● PROBLEM TO SOLVE
Give an exact copy of the line that has "What is the" and of every line below it, through the last, with nothing else.

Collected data
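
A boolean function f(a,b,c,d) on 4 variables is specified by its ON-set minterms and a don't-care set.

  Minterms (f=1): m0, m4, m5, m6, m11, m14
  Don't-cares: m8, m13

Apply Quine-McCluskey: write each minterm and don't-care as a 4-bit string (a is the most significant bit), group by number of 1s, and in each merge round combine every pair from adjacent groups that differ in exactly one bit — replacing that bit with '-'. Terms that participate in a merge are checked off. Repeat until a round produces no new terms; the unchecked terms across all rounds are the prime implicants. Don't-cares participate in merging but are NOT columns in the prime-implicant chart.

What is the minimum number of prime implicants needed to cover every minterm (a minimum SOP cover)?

[col 0] 0000*, 0100*, 0101*, 0110*, 1000*, 1011, 1101*, 1110*
[col 1] -000, -101, -110, 0-00, 01-0, 010-
Prime implicants: -000, -101, -110, 0-00, 01-0, 010-, 1011
PI chart (minterm → PIs covering it):
  0 | -000,0-00
  4 | 0-00,01-0,010-
  5 | -101,010-
  6 | -110,01-0
  11 | 1011  (sole → essential)
  14 | -110  (sole → essential)
Essential prime implicants: -110, 1011
Petrick residual → -000, 010-
Minimum SOP uses 4 PIs: b'c'd' + bcd' + a'bc' + ab'cd

4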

● EXPECTED ANSWER
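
What is the minimum number of prime implicants needed to cover every minterm (a minimum SOP cover)?

[col 0] 0000*, 0100*, 0101*, 0110*, 1000*, 1011, 1101*, 1110*
[col 1] -000, -101, -110, 0-00, 01-0, 010-
Prime implicants: -000, -101, -110, 0-00, 01-0, 010-, 1011
PI chart (minterm → PIs covering it):
  0 | -000,0-00
  4 | 0-00,01-0,010-
  5 | -101,010-
  6 | -110,01-0
  11 | 1011  (sole → essential)
  14 | -110  (sole → essential)
Essential prime implicants: -110, 1011
Petrick residual → -000, 010-
Minimum SOP uses 4 PIs: b'c'd' + bcd' + a'bc' + ab'cd

4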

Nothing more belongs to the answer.